**Assignment:**
Among the lines below, a stretch begins at the one with "cq | leaf | 0" and ends at the one with "dm | leaf | 11". Repeat that stretch exactly, ends included.

(Stored data entries)

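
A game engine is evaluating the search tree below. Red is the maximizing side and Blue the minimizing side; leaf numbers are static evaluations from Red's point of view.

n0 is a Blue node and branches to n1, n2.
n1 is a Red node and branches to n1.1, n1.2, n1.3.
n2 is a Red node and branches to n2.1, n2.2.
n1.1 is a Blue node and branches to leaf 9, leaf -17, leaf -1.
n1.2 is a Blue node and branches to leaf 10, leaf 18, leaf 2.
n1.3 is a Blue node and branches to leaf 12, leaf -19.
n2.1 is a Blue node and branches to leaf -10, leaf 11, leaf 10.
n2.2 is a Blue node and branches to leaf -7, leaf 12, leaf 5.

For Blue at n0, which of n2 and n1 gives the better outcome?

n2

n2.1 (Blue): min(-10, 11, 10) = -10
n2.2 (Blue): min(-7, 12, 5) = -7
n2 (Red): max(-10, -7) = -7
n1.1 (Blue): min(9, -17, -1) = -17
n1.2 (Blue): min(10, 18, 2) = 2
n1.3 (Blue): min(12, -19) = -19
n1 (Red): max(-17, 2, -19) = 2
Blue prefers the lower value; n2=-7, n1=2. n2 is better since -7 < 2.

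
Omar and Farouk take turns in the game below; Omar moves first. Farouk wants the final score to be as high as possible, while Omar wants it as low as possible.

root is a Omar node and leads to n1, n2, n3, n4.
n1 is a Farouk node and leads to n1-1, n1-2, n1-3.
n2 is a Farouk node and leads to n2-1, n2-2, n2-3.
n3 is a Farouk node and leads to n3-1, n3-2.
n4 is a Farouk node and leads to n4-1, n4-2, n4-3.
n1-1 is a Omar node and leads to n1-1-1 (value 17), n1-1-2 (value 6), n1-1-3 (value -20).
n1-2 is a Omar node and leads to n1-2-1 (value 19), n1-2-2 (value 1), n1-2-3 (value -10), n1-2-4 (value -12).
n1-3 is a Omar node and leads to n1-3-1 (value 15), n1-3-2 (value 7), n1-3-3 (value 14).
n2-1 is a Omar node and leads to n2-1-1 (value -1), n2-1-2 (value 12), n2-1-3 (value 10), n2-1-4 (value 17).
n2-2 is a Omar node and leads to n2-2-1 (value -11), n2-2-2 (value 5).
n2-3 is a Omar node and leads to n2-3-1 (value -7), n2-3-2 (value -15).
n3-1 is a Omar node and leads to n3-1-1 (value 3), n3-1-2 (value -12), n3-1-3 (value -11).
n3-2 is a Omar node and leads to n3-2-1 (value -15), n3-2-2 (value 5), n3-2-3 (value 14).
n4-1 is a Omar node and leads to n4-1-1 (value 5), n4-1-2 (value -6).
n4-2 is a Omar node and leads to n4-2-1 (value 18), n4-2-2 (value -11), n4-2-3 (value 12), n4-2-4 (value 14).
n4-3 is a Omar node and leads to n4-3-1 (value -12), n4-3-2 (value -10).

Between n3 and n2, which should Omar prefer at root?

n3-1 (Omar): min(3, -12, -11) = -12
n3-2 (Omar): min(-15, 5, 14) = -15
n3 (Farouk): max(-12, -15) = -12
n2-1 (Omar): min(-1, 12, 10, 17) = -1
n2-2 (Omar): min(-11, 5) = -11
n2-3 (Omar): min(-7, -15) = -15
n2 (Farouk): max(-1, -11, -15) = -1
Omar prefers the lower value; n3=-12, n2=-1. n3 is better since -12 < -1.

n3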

---

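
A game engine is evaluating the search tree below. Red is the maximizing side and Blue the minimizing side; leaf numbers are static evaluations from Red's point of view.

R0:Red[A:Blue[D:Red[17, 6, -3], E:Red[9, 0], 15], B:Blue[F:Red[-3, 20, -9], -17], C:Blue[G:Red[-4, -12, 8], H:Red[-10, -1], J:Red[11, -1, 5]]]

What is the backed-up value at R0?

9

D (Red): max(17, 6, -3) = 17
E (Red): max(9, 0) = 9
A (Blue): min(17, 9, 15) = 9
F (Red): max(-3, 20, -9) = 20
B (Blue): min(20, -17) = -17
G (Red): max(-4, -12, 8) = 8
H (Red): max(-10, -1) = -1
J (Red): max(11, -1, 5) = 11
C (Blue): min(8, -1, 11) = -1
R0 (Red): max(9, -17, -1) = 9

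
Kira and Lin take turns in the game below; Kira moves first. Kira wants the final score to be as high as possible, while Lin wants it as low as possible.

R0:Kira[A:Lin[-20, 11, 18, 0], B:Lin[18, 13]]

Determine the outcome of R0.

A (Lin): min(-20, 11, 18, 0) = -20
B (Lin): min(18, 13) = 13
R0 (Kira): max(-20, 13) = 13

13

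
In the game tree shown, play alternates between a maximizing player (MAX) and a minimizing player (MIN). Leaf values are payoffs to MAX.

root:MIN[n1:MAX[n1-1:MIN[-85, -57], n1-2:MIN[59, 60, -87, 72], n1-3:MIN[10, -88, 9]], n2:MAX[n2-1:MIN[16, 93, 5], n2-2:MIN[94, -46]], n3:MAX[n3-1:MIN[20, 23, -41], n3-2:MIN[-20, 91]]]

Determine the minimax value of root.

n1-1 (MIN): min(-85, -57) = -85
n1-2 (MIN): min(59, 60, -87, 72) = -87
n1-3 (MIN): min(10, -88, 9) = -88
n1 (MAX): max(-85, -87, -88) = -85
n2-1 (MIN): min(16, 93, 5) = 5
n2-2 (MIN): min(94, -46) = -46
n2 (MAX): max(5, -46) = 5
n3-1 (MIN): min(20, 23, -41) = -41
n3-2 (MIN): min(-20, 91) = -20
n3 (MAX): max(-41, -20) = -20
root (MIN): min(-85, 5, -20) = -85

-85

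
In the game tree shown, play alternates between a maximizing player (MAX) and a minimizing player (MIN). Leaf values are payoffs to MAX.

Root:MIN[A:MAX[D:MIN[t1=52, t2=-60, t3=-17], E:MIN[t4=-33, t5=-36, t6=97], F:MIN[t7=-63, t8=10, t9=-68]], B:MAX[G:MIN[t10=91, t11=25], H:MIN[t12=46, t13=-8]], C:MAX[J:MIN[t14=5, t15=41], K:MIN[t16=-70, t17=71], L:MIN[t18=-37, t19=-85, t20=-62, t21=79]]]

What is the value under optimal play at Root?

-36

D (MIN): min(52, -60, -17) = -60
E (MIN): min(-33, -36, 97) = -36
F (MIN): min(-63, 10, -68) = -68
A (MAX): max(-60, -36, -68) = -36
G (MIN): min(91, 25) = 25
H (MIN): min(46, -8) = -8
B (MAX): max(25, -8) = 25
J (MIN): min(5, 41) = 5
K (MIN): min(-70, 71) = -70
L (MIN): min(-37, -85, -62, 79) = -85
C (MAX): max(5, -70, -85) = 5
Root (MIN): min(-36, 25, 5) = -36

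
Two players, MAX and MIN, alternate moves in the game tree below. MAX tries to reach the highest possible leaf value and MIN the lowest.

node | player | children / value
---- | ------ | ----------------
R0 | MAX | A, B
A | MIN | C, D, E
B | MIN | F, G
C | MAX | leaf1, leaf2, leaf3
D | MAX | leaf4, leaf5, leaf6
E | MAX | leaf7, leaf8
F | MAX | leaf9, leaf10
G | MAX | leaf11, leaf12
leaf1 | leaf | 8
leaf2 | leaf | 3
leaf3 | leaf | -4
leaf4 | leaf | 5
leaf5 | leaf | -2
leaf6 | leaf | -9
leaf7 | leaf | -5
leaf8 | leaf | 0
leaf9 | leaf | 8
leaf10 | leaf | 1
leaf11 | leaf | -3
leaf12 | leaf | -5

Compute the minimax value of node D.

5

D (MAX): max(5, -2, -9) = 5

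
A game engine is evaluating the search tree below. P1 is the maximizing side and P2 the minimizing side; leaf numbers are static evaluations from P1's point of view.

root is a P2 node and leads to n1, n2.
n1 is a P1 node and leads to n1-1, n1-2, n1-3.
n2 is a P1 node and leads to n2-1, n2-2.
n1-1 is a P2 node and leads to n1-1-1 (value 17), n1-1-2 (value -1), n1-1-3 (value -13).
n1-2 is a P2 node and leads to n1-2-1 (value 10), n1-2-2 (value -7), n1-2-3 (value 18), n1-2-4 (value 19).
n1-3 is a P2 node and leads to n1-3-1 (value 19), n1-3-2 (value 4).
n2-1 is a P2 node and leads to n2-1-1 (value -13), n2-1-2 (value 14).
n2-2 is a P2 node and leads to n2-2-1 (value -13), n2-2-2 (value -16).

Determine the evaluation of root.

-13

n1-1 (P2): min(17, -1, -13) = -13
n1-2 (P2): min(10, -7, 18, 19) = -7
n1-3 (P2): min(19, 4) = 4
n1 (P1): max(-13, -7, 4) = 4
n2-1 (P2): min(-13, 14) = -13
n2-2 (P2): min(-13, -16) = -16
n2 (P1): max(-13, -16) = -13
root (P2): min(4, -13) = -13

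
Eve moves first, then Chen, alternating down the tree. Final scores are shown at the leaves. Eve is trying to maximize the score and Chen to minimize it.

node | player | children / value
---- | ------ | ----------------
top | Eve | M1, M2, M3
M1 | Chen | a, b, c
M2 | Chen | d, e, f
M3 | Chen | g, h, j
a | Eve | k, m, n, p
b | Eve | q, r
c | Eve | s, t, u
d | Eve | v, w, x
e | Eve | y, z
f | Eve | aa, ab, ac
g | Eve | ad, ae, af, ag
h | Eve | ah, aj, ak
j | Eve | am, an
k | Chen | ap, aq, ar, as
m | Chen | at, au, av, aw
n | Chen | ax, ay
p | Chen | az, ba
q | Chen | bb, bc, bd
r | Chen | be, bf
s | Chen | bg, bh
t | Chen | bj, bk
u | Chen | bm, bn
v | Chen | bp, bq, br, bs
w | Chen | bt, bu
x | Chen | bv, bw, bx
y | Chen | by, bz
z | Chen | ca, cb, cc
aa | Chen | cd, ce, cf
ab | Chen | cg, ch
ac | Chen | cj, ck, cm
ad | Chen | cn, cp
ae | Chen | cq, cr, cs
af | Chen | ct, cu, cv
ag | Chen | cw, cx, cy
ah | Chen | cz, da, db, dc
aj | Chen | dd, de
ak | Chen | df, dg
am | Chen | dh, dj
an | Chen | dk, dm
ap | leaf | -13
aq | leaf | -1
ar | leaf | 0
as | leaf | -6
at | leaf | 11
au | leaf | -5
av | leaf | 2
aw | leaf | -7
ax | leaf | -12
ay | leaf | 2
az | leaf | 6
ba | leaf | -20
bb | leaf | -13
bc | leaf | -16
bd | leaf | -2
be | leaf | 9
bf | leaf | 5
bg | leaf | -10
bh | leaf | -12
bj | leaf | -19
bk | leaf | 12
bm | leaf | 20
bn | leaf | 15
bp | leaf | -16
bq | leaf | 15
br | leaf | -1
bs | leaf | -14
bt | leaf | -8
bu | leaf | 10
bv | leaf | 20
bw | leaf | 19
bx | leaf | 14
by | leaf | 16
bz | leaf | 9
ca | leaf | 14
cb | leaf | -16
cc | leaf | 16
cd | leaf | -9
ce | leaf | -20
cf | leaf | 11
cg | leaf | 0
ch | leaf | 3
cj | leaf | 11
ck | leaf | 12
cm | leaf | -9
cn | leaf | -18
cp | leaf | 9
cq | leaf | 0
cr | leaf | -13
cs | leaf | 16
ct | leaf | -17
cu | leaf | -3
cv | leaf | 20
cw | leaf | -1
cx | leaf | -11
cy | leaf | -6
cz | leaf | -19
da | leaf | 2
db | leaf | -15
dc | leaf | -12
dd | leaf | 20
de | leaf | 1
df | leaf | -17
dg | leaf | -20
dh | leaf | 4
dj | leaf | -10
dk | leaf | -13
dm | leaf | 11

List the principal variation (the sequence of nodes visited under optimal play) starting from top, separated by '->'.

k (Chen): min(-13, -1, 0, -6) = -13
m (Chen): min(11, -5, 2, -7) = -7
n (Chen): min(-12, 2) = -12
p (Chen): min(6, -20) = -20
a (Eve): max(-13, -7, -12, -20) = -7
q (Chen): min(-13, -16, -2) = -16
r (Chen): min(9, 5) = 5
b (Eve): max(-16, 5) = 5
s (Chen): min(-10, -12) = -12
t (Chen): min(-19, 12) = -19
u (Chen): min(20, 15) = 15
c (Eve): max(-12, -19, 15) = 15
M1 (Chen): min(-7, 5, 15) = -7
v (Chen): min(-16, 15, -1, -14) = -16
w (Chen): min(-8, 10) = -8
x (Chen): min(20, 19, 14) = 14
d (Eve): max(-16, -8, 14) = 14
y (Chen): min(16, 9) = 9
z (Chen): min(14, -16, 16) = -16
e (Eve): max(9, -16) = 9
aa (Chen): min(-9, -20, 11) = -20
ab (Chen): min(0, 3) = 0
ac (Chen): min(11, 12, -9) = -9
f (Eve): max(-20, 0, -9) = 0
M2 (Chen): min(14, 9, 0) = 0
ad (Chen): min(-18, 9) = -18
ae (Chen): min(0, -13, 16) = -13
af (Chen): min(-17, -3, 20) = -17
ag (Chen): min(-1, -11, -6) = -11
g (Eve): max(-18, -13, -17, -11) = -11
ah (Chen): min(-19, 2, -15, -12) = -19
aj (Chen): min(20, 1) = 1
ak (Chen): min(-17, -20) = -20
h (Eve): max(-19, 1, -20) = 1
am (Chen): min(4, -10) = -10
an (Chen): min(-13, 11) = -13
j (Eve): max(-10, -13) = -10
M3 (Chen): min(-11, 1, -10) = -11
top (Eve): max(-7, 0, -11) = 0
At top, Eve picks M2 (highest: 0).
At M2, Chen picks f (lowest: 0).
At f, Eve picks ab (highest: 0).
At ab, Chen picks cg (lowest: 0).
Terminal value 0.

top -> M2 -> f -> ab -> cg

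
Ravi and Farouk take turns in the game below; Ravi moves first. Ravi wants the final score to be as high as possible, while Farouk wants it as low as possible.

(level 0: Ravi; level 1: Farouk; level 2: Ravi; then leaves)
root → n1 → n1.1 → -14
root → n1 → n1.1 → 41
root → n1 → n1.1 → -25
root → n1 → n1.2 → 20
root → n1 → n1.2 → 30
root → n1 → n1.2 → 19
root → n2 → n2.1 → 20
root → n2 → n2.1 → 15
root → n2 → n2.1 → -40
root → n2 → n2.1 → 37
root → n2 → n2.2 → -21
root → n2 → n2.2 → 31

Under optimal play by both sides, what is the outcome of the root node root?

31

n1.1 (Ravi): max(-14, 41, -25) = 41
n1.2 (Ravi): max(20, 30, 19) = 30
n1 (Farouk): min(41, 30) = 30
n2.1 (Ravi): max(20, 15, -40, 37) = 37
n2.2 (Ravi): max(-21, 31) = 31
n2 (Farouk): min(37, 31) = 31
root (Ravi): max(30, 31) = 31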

==

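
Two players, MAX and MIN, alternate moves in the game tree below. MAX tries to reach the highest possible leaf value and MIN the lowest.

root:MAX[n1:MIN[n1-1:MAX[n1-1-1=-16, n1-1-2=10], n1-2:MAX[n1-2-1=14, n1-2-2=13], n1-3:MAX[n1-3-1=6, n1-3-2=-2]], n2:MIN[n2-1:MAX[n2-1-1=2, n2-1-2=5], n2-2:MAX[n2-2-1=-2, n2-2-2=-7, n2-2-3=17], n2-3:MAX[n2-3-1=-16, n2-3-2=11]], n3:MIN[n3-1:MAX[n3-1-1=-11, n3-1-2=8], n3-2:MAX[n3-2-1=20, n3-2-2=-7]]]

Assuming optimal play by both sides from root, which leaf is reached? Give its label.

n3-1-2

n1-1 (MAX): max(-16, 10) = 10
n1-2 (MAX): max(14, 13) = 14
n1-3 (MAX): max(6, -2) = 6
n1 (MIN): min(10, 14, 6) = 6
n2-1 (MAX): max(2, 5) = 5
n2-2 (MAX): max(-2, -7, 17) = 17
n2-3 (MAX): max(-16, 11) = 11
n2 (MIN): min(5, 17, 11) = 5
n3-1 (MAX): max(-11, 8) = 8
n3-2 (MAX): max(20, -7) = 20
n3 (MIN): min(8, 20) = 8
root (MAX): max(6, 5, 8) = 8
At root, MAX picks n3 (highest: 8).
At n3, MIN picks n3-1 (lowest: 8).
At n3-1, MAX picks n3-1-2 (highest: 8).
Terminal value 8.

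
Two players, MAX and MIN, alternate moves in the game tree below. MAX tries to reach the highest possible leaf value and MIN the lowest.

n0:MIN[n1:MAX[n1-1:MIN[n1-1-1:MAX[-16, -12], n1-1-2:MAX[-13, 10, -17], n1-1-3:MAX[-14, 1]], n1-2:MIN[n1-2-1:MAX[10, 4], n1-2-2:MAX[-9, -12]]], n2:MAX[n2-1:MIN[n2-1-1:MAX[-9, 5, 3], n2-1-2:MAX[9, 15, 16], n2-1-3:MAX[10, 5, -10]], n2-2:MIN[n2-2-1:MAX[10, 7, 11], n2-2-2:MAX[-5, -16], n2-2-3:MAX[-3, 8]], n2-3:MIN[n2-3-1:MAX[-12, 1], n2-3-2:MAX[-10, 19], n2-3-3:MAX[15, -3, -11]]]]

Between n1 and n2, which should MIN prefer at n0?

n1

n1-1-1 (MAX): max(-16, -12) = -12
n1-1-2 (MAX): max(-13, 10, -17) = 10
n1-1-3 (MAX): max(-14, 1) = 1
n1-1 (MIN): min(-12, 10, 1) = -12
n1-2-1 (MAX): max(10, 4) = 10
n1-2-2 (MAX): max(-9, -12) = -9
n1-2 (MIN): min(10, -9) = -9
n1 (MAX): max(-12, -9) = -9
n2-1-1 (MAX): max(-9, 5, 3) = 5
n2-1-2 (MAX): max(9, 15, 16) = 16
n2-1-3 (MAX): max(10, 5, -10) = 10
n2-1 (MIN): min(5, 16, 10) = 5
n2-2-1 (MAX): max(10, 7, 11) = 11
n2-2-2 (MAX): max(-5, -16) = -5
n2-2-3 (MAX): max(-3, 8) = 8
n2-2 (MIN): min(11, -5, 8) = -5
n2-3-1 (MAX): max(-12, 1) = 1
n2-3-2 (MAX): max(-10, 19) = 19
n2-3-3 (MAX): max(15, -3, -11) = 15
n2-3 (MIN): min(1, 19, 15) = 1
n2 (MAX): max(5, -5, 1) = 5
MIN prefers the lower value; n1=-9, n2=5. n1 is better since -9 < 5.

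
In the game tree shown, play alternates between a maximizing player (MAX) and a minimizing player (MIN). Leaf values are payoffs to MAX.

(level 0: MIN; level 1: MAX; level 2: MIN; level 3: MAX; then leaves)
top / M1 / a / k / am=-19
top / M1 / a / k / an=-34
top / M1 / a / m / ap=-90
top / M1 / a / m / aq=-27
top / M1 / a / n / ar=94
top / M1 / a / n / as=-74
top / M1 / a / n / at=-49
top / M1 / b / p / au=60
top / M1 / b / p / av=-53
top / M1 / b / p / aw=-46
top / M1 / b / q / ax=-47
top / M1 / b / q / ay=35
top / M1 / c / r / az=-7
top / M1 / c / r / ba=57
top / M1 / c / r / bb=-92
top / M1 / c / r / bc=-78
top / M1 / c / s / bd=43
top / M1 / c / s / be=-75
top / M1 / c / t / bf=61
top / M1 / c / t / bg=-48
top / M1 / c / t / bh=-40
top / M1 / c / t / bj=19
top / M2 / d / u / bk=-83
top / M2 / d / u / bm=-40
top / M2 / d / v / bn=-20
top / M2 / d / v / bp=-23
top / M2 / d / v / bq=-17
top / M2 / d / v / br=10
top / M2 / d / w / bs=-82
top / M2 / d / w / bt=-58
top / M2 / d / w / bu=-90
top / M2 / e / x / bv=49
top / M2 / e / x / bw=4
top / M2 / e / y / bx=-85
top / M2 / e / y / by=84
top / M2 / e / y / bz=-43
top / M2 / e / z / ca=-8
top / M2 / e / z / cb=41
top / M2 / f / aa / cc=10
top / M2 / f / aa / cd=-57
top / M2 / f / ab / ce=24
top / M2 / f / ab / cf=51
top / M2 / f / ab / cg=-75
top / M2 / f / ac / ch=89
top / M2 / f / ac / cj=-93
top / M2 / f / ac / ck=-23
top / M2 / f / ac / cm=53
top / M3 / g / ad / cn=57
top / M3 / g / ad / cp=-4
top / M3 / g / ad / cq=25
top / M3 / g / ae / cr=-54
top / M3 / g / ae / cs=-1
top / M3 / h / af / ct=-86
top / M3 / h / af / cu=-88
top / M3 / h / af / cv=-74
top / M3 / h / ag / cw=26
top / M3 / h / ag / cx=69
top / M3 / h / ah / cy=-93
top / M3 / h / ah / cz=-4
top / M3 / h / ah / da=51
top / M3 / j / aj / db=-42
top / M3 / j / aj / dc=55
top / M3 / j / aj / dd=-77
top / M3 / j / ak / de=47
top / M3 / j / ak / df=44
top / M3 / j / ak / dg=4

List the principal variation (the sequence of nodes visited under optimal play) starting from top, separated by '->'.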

**Task output:**
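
cq | leaf | 0
cr | leaf | -13
cs | leaf | 16
ct | leaf | -17
cu | leaf | -3
cv | leaf | 20
cw | leaf | -1
cx | leaf | -11
cy | leaf | -6
cz | leaf | -19
da | leaf | 2
db | leaf | -15
dc | leaf | -12
dd | leaf | 20
de | leaf | 1
df | leaf | -17
dg | leaf | -20
dh | leaf | 4
dj | leaf | -10
dk | leaf | -13
dm | leaf | 11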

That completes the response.